» **EXERCISE DESCRIPTION**:
The lines from the top of the listing through the one containing "With S'(2) = -1 and S'(6) = -1." are to be retyped exactly, with no other lines.

» **EXERCISE DATA**:

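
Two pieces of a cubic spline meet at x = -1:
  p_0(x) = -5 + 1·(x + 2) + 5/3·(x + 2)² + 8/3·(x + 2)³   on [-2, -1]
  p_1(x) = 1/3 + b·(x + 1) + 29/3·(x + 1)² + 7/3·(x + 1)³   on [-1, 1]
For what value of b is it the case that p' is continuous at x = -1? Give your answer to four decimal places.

p_0'(x) = 1 + 10/3·(x + 2) + 8·(x + 2)², so p_0'(-1) = 37/3. On the right, p_1'(-1) = b, so b = 37/3.

12.3333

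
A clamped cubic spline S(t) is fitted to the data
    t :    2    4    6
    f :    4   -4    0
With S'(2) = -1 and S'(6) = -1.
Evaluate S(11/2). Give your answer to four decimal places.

-0.4375

Let M_i = S''(x_i). Step sizes h_i = 2, 2; slopes of the chords Δ_i = (y_(i+1) - y_i)/h_i = -4, 2.
  2·M_0 + 8·M_1 + 2·M_2 = 6(Δ_1 - Δ_0) = 36
Clamped end conditions give two more equations: 2h_0·M_0 + h_0·M_1 = 6(Δ_0 - S'(2)) = -18 and h_1·M_1 + 2h_1·M_2 = 6(S'(6) - Δ_1) = -18.
Solving the tridiagonal system: M_0 = -9, M_1 = 9, M_2 = -9.
On [4, 6], S(t) = -4 - 1·(t - 4) + 9/2·(t - 4)² - 3/2·(t - 4)³.
With (t - 4) = 3/2: S(11/2) = -7/16.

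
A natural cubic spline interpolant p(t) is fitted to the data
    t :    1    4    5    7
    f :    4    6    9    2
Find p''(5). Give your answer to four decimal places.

-6.9362

Write M_i for p''(x_i). With h_i = 3, 1, 2 and divided differences Δ_i = 2/3, 3, -7/2, the continuity of p' gives the tridiagonal system
  3·M_0 + 8·M_1 + 1·M_2 = 6(Δ_1 - Δ_0) = 14
  1·M_1 + 6·M_2 + 2·M_3 = 6(Δ_2 - Δ_1) = -39
Natural end conditions: M_0 = M_3 = 0.
Solving the tridiagonal system: M_0 = 0, M_1 = 123/47, M_2 = -326/47, M_3 = 0.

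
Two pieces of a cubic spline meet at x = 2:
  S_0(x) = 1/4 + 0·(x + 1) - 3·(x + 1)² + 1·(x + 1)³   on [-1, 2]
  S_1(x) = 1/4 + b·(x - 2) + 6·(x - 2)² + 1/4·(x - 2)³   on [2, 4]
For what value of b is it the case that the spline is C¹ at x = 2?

S_0'(x) = 0 - 6·(x + 1) + 3·(x + 1)², so S_0'(2) = 9. On the right, S_1'(2) = b, so b = 9.

9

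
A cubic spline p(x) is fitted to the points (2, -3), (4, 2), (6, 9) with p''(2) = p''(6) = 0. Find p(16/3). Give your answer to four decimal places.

Write σ_i for p''(x_i). With h_i = 2, 2 and divided differences Δ_i = 5/2, 7/2, the continuity of p' gives the tridiagonal system
  2·σ_0 + 8·σ_1 + 2·σ_2 = 6(Δ_1 - Δ_0) = 6
Natural end conditions: σ_0 = σ_2 = 0.
Solving: σ_0 = 0, σ_1 = 3/4, σ_2 = 0.
On [4, 6], p(x) = 2 + 3·(x - 4) + 3/8·(x - 4)² - 1/16·(x - 4)³.
With (x - 4) = 4/3: p(16/3) = 176/27.

6.5185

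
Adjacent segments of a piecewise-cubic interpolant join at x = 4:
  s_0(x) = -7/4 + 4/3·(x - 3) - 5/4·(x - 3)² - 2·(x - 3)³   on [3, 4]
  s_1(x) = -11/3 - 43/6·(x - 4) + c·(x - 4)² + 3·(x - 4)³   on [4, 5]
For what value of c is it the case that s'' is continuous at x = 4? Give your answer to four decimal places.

s_0''(x) = -5/2 - 12·(x - 3), so s_0''(4) = -29/2. On the right, s_1''(4) = 2c, so c = -29/4.

-7.2500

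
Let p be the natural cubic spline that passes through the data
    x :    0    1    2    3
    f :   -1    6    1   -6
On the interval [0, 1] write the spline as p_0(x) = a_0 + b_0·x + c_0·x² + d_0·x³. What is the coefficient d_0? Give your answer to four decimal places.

With σ_i denoting the second derivative at x_i, h_i = 1, 1, 1, and Δ_i = (y_(i+1) − y_i)/h_i = 7, -5, -7:
  1·σ_0 + 4·σ_1 + 1·σ_2 = 6(Δ_1 - Δ_0) = -72
  1·σ_1 + 4·σ_2 + 1·σ_3 = 6(Δ_2 - Δ_1) = -12
Natural end conditions: σ_0 = σ_3 = 0.
Hence σ_0 = 0, σ_1 = -92/5, σ_2 = 8/5, σ_3 = 0.
On [0, 1], with p_0(x) = a_0 + b_0·x + c_0·x² + d_0·x³: c_0 = σ_0/2 = 0, d_0 = (σ_1 - σ_0)/(6h_0) = -46/15, b_0 = Δ_0 - h_0(2σ_0 + σ_1)/6 = 151/15.

-3.0667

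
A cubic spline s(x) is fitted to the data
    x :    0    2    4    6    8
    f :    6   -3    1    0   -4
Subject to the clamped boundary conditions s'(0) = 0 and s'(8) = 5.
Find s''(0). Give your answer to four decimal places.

With M_i denoting the second derivative at x_i, h_i = 2, 2, 2, 2, and Δ_i = (y_(i+1) − y_i)/h_i = -9/2, 2, -1/2, -2:
  2·M_0 + 8·M_1 + 2·M_2 = 6(Δ_1 - Δ_0) = 39
  2·M_1 + 8·M_2 + 2·M_3 = 6(Δ_2 - Δ_1) = -15
  2·M_2 + 8·M_3 + 2·M_4 = 6(Δ_3 - Δ_2) = -9
Clamped end conditions give two more equations: 2h_0·M_0 + h_0·M_1 = 6(Δ_0 - s'(0)) = -27 and h_3·M_3 + 2h_3·M_4 = 6(s'(8) - Δ_3) = 42.
Hence M_0 = -613/56, M_1 = 235/28, M_2 = -25/8, M_3 = -95/28, M_4 = 683/56.

-10.9464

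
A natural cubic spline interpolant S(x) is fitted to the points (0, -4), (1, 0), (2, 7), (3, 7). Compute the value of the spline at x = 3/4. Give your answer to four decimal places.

-1.4156

With M_i denoting the second derivative at x_i, h_i = 1, 1, 1, and Δ_i = (y_(i+1) − y_i)/h_i = 4, 7, 0:
  1·M_0 + 4·M_1 + 1·M_2 = 6(Δ_1 - Δ_0) = 18
  1·M_1 + 4·M_2 + 1·M_3 = 6(Δ_2 - Δ_1) = -42
Natural end conditions: M_0 = M_3 = 0.
Forward elimination and back-substitution give M_0 = 0, M_1 = 38/5, M_2 = -62/5, M_3 = 0.
On [0, 1], S(x) = -4 + 41/15·x + 0·x² + 19/15·x³.
With x = 3/4: S(3/4) = -453/320.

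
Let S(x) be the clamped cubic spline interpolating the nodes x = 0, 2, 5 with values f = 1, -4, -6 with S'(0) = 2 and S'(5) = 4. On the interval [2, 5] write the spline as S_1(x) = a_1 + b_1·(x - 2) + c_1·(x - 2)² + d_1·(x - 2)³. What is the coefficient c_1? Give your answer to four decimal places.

0.7000

Put m_i = S'' at the i-th knot. Here h = (2, 3) and Δ = (-5/2, -2/3), so the interior equations h_(i-1)·m_(i-1) + 2(h_(i-1)+h_i)·m_i + h_i·m_(i+1) = 6(Δ_i − Δ_(i-1)) read
  2·m_0 + 10·m_1 + 3·m_2 = 6(Δ_1 - Δ_0) = 11
Clamped end conditions give two more equations: 2h_0·m_0 + h_0·m_1 = 6(Δ_0 - S'(0)) = -27 and h_1·m_1 + 2h_1·m_2 = 6(S'(5) - Δ_1) = 28.
Hence m_0 = -149/20, m_1 = 7/5, m_2 = 119/30.
On [2, 5], with S_1(x) = a_1 + b_1·(x - 2) + c_1·(x - 2)² + d_1·(x - 2)³: c_1 = m_1/2 = 7/10, d_1 = (m_2 - m_1)/(6h_1) = 77/540, b_1 = Δ_1 - h_1(2m_1 + m_2)/6 = -81/20.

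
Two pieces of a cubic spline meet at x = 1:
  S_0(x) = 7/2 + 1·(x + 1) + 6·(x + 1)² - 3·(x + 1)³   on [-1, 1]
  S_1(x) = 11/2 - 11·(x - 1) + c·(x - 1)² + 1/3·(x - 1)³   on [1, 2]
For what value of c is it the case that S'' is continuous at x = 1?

S_0''(x) = 12 - 18·(x + 1), so S_0''(1) = -24. On the right, S_1''(1) = 2c, so c = -12.

-12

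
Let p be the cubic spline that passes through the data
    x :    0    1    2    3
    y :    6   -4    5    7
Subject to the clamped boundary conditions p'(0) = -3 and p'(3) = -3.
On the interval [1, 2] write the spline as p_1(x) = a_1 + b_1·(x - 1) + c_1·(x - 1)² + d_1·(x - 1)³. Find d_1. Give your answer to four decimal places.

Write M_i for p''(x_i). With h_i = 1, 1, 1 and divided differences Δ_i = -10, 9, 2, the continuity of p' gives the tridiagonal system
  1·M_0 + 4·M_1 + 1·M_2 = 6(Δ_1 - Δ_0) = 114
  1·M_1 + 4·M_2 + 1·M_3 = 6(Δ_2 - Δ_1) = -42
Clamped end conditions give two more equations: 2h_0·M_0 + h_0·M_1 = 6(Δ_0 - p'(0)) = -42 and h_2·M_2 + 2h_2·M_3 = 6(p'(3) - Δ_2) = -30.
Solving the tridiagonal system: M_0 = -216/5, M_1 = 222/5, M_2 = -102/5, M_3 = -24/5.
On [1, 2], with p_1(x) = a_1 + b_1·(x - 1) + c_1·(x - 1)² + d_1·(x - 1)³: c_1 = M_1/2 = 111/5, d_1 = (M_2 - M_1)/(6h_1) = -54/5, b_1 = Δ_1 - h_1(2M_1 + M_2)/6 = -12/5.

-10.8000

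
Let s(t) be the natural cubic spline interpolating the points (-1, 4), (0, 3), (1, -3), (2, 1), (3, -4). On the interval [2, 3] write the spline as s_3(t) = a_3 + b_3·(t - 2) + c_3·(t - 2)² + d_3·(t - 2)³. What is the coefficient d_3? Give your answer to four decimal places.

3.2143

Write M_i for s''(x_i). With h_i = 1, 1, 1, 1 and divided differences Δ_i = -1, -6, 4, -5, the continuity of s' gives the tridiagonal system
  1·M_0 + 4·M_1 + 1·M_2 = 6(Δ_1 - Δ_0) = -30
  1·M_1 + 4·M_2 + 1·M_3 = 6(Δ_2 - Δ_1) = 60
  1·M_2 + 4·M_3 + 1·M_4 = 6(Δ_3 - Δ_2) = -54
Natural end conditions: M_0 = M_4 = 0.
Hence M_0 = 0, M_1 = -93/7, M_2 = 162/7, M_3 = -135/7, M_4 = 0.
On [2, 3], with s_3(t) = a_3 + b_3·(t - 2) + c_3·(t - 2)² + d_3·(t - 2)³: c_3 = M_3/2 = -135/14, d_3 = (M_4 - M_3)/(6h_3) = 45/14, b_3 = Δ_3 - h_3(2M_3 + M_4)/6 = 10/7.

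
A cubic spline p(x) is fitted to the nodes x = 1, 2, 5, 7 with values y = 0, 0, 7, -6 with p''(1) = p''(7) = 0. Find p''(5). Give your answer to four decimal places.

-6.5634

Write σ_i for p''(x_i). With h_i = 1, 3, 2 and divided differences Δ_i = 0, 7/3, -13/2, the continuity of p' gives the tridiagonal system
  1·σ_0 + 8·σ_1 + 3·σ_2 = 6(Δ_1 - Δ_0) = 14
  3·σ_1 + 10·σ_2 + 2·σ_3 = 6(Δ_2 - Δ_1) = -53
Natural end conditions: σ_0 = σ_3 = 0.
Forward elimination and back-substitution give σ_0 = 0, σ_1 = 299/71, σ_2 = -466/71, σ_3 = 0.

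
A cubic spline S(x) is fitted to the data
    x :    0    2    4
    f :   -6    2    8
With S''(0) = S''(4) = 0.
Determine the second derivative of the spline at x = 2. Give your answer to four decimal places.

-0.7500

Put M_i = S'' at the i-th knot. Here h = (2, 2) and Δ = (4, 3), so the interior equations h_(i-1)·M_(i-1) + 2(h_(i-1)+h_i)·M_i + h_i·M_(i+1) = 6(Δ_i − Δ_(i-1)) read
  2·M_0 + 8·M_1 + 2·M_2 = 6(Δ_1 - Δ_0) = -6
Natural end conditions: M_0 = M_2 = 0.
Solving the tridiagonal system: M_0 = 0, M_1 = -3/4, M_2 = 0.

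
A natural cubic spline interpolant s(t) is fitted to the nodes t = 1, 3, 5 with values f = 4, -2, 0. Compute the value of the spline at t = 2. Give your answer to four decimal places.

Put M_i = s'' at the i-th knot. Here h = (2, 2) and Δ = (-3, 1), so the interior equations h_(i-1)·M_(i-1) + 2(h_(i-1)+h_i)·M_i + h_i·M_(i+1) = 6(Δ_i − Δ_(i-1)) read
  2·M_0 + 8·M_1 + 2·M_2 = 6(Δ_1 - Δ_0) = 24
Natural end conditions: M_0 = M_2 = 0.
Solving: M_0 = 0, M_1 = 3, M_2 = 0.
On [1, 3], s(t) = 4 - 4·(t - 1) + 0·(t - 1)² + 1/4·(t - 1)³.
With (t - 1) = 1: s(2) = 1/4.

0.2500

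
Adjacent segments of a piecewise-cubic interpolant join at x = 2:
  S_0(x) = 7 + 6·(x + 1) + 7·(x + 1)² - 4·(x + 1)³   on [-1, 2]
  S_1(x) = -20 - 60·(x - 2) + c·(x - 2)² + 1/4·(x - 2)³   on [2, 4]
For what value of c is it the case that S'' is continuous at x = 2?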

» **FINAL ANSWER**:
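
Two pieces of a cubic spline meet at x = -1:
  p_0(x) = -5 + 1·(x + 2) + 5/3·(x + 2)² + 8/3·(x + 2)³   on [-2, -1]
  p_1(x) = 1/3 + b·(x + 1) + 29/3·(x + 1)² + 7/3·(x + 1)³   on [-1, 1]
For what value of b is it the case that p' is continuous at x = -1? Give your answer to four decimal places.

p_0'(x) = 1 + 10/3·(x + 2) + 8·(x + 2)², so p_0'(-1) = 37/3. On the right, p_1'(-1) = b, so b = 37/3.

12.3333

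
A clamped cubic spline S(t) is fitted to the data
    t :    2    4    6
    f :    4   -4    0
With S'(2) = -1 and S'(6) = -1.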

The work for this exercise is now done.